Stored data
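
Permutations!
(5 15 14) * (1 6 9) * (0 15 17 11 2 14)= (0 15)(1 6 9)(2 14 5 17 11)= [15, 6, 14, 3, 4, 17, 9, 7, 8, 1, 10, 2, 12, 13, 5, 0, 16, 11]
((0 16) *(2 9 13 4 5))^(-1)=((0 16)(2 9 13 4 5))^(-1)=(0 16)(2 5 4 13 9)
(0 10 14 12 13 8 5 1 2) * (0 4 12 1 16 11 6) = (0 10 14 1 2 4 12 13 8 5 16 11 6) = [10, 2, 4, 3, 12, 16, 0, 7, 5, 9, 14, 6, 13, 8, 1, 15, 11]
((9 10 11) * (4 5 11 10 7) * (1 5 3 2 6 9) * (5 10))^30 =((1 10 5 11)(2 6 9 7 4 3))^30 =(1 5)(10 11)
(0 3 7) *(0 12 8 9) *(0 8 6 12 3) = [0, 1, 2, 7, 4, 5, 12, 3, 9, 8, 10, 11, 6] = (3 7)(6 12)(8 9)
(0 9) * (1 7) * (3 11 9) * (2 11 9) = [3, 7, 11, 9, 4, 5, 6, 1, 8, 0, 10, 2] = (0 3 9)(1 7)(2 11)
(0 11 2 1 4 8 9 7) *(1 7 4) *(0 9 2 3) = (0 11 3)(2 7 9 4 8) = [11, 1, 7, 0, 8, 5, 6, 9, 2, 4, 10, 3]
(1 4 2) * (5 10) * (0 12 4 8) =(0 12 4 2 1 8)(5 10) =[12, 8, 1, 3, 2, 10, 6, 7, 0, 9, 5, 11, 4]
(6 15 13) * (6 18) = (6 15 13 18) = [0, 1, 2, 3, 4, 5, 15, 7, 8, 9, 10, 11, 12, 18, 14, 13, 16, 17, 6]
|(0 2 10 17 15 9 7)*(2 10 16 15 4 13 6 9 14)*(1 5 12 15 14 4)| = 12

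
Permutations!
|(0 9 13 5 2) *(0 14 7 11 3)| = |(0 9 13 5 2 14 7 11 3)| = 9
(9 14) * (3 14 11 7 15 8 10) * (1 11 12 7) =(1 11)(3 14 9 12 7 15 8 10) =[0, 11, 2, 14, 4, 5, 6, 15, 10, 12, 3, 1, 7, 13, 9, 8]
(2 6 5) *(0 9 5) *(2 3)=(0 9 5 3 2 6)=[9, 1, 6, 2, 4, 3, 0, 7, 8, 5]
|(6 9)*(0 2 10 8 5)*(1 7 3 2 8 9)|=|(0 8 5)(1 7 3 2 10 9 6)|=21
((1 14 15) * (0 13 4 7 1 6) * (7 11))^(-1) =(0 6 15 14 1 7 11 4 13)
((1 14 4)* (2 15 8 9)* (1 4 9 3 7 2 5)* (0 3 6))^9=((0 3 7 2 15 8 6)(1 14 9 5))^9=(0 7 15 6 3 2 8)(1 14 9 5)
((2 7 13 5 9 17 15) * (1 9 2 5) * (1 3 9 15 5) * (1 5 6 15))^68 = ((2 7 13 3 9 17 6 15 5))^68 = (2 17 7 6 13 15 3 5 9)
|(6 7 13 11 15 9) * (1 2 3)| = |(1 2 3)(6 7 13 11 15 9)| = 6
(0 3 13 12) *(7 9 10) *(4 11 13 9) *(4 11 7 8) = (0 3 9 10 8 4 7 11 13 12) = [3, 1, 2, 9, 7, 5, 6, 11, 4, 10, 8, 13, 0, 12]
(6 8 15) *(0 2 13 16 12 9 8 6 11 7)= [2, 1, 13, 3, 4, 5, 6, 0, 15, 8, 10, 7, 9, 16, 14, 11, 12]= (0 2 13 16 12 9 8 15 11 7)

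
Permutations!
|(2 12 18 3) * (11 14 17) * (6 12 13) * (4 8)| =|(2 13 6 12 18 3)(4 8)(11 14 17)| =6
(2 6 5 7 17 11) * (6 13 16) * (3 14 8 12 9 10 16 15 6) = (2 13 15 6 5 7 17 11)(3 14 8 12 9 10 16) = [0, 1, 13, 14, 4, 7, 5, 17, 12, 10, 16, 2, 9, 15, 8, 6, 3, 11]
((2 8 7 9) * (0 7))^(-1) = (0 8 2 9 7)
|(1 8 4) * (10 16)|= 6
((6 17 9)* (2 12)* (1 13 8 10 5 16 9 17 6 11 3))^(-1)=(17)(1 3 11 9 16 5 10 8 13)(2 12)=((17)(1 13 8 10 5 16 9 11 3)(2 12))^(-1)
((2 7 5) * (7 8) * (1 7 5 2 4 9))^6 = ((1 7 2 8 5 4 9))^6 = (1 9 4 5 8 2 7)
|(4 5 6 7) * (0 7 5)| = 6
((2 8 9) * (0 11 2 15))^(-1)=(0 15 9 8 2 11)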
--
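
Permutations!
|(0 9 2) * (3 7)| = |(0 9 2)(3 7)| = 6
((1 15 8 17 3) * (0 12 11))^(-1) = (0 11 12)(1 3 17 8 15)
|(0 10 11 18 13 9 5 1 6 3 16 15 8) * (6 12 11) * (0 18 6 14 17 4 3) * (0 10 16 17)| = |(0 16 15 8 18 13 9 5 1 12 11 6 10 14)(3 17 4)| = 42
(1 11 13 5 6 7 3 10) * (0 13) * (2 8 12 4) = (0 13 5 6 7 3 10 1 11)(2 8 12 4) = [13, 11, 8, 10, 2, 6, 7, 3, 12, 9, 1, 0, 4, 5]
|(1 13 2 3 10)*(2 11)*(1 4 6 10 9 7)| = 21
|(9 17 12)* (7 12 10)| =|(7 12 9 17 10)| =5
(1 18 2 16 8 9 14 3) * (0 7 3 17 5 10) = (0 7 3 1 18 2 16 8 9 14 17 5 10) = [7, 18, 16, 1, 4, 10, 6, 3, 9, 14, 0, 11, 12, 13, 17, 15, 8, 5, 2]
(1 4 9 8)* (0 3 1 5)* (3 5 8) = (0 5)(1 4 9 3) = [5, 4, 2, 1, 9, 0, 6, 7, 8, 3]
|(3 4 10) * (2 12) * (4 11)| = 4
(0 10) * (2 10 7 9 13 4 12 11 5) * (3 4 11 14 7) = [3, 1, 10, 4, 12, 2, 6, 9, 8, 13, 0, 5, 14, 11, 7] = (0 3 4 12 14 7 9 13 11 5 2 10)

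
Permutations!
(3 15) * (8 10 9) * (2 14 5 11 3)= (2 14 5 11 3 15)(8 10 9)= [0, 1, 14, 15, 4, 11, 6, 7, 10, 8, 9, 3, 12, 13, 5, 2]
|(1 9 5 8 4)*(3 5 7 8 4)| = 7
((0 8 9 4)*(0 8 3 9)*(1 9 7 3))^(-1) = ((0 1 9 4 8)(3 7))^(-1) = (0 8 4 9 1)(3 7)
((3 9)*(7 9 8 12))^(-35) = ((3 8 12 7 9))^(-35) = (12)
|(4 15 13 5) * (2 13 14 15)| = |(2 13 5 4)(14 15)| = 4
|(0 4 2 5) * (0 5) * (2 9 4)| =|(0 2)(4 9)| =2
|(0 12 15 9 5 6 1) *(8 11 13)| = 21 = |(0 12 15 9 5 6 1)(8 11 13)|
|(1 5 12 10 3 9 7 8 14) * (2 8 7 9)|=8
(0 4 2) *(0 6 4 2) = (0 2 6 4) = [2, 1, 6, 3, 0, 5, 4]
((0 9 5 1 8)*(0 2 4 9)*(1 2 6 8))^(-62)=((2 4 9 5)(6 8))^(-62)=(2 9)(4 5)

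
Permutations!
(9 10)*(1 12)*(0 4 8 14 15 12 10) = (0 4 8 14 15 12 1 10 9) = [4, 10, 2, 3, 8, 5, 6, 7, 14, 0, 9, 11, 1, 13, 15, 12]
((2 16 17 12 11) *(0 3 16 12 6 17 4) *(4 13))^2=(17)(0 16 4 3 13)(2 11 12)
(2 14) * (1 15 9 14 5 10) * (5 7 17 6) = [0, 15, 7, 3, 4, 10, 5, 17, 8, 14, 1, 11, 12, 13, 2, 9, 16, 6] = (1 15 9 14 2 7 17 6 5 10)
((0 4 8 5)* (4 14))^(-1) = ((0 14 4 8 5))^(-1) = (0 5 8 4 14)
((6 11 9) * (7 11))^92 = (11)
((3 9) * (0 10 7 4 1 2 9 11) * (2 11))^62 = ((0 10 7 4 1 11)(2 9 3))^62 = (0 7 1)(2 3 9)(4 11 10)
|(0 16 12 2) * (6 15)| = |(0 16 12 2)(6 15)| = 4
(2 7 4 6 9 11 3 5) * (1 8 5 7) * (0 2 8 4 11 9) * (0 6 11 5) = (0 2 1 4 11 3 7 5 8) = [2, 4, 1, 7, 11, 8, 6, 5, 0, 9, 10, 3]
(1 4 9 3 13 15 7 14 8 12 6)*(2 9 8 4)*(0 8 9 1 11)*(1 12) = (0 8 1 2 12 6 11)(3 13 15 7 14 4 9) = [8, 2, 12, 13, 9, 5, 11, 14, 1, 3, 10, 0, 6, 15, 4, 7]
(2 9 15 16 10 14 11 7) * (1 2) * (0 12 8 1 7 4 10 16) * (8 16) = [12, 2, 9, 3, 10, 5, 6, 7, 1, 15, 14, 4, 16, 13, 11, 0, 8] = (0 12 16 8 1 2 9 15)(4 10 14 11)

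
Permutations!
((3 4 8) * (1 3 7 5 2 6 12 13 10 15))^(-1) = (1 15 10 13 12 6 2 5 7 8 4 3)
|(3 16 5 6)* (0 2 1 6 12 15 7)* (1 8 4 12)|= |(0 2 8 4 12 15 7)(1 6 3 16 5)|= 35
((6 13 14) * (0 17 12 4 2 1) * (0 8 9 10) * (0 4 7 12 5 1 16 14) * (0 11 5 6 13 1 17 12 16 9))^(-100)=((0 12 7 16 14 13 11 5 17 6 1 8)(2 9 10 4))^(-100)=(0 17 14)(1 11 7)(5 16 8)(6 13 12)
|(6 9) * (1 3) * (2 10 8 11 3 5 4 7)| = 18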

- About this exercise: Once you find the line with "((1 15 8 17" in the entries above, output it and each line after it up to and including the line with "(1 18 2 16 8", and nothing else.

- Exercise solution:
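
((1 15 8 17 3) * (0 12 11))^(-1) = (0 11 12)(1 3 17 8 15)
|(0 10 11 18 13 9 5 1 6 3 16 15 8) * (6 12 11) * (0 18 6 14 17 4 3) * (0 10 16 17)| = |(0 16 15 8 18 13 9 5 1 12 11 6 10 14)(3 17 4)| = 42
(1 11 13 5 6 7 3 10) * (0 13) * (2 8 12 4) = (0 13 5 6 7 3 10 1 11)(2 8 12 4) = [13, 11, 8, 10, 2, 6, 7, 3, 12, 9, 1, 0, 4, 5]
|(1 13 2 3 10)*(2 11)*(1 4 6 10 9 7)| = 21
|(9 17 12)* (7 12 10)| =|(7 12 9 17 10)| =5
(1 18 2 16 8 9 14 3) * (0 7 3 17 5 10) = (0 7 3 1 18 2 16 8 9 14 17 5 10) = [7, 18, 16, 1, 4, 10, 6, 3, 9, 14, 0, 11, 12, 13, 17, 15, 8, 5, 2]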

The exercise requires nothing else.